## EXERCISE BRIEF
The whole listing is to be repeated exactly. Add nothing.

[[ PROVIDED RECORDS open ]]

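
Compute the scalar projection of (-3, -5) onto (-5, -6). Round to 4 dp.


u.v = 45, |v| = sqrt(61) = 7.8102
Scalar projection = u.v / |v| = 45 / sqrt(61) = 5.7617

5.7617


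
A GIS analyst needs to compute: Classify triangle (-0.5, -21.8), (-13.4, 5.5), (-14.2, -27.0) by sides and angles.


Side lengths squared: AB^2=911.7, BC^2=1056.89, CA^2=214.73
Sorted: [214.73, 911.7, 1056.89]
By sides: Scalene, By angles: Acute

Scalene, Acute


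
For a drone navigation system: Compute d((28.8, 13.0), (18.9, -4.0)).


dx=-9.9, dy=-17
d^2 = (-9.9)^2 + (-17)^2 = 387.01
d = sqrt(387.01) = 19.6726

19.6726


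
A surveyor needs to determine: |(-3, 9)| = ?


|u| = sqrt((-3)^2 + 9^2) = sqrt(90) = 9.4868

9.4868


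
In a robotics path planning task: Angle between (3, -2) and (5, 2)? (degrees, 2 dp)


u.v = 11, |u| = sqrt(13) = 3.6056, |v| = sqrt(29) = 5.3852
cos(theta) = u.v/(|u||v|) = 11/sqrt(377) = 0.566529
theta = acos(0.566529) = 55.49 degrees

55.49 degrees


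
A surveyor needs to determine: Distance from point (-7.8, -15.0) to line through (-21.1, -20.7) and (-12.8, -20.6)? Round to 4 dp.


|cross product| = 45.98
|line direction| = sqrt(68.9) = 8.3006
Distance = 45.98/sqrt(68.9) = 5.5394

5.5394


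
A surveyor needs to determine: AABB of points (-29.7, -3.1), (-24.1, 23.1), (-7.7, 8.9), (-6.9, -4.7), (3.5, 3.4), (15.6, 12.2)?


x range: [-29.7, 15.6]
y range: [-4.7, 23.1]
Bounding box: (-29.7,-4.7) to (15.6,23.1)

(-29.7,-4.7) to (15.6,23.1)


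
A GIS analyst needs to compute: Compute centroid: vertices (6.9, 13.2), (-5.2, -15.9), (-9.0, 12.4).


Centroid = ((x_A+x_B+x_C)/3, (y_A+y_B+y_C)/3)
= ((6.9+(-5.2)+(-9))/3, (13.2+(-15.9)+12.4)/3)
= (-2.4333, 3.2333)

(-2.4333, 3.2333)


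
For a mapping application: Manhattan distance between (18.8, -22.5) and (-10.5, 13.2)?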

[[ PROVIDED RECORDS closed ]]

## THE COMPLETED TASK
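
Compute the scalar projection of (-3, -5) onto (-5, -6). Round to 4 dp.


u.v = 45, |v| = sqrt(61) = 7.8102
Scalar projection = u.v / |v| = 45 / sqrt(61) = 5.7617

5.7617


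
A GIS analyst needs to compute: Classify triangle (-0.5, -21.8), (-13.4, 5.5), (-14.2, -27.0) by sides and angles.


Side lengths squared: AB^2=911.7, BC^2=1056.89, CA^2=214.73
Sorted: [214.73, 911.7, 1056.89]
By sides: Scalene, By angles: Acute

Scalene, Acute


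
For a drone navigation system: Compute d((28.8, 13.0), (18.9, -4.0)).


dx=-9.9, dy=-17
d^2 = (-9.9)^2 + (-17)^2 = 387.01
d = sqrt(387.01) = 19.6726

19.6726


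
A surveyor needs to determine: |(-3, 9)| = ?


|u| = sqrt((-3)^2 + 9^2) = sqrt(90) = 9.4868

9.4868


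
In a robotics path planning task: Angle between (3, -2) and (5, 2)? (degrees, 2 dp)


u.v = 11, |u| = sqrt(13) = 3.6056, |v| = sqrt(29) = 5.3852
cos(theta) = u.v/(|u||v|) = 11/sqrt(377) = 0.566529
theta = acos(0.566529) = 55.49 degrees

55.49 degrees


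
A surveyor needs to determine: Distance from point (-7.8, -15.0) to line through (-21.1, -20.7) and (-12.8, -20.6)? Round to 4 dp.


|cross product| = 45.98
|line direction| = sqrt(68.9) = 8.3006
Distance = 45.98/sqrt(68.9) = 5.5394

5.5394


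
A surveyor needs to determine: AABB of points (-29.7, -3.1), (-24.1, 23.1), (-7.7, 8.9), (-6.9, -4.7), (3.5, 3.4), (15.6, 12.2)?


x range: [-29.7, 15.6]
y range: [-4.7, 23.1]
Bounding box: (-29.7,-4.7) to (15.6,23.1)

(-29.7,-4.7) to (15.6,23.1)


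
A GIS analyst needs to compute: Compute centroid: vertices (6.9, 13.2), (-5.2, -15.9), (-9.0, 12.4).


Centroid = ((x_A+x_B+x_C)/3, (y_A+y_B+y_C)/3)
= ((6.9+(-5.2)+(-9))/3, (13.2+(-15.9)+12.4)/3)
= (-2.4333, 3.2333)

(-2.4333, 3.2333)


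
For a mapping application: Manhattan distance between (18.8, -22.5) and (-10.5, 13.2)?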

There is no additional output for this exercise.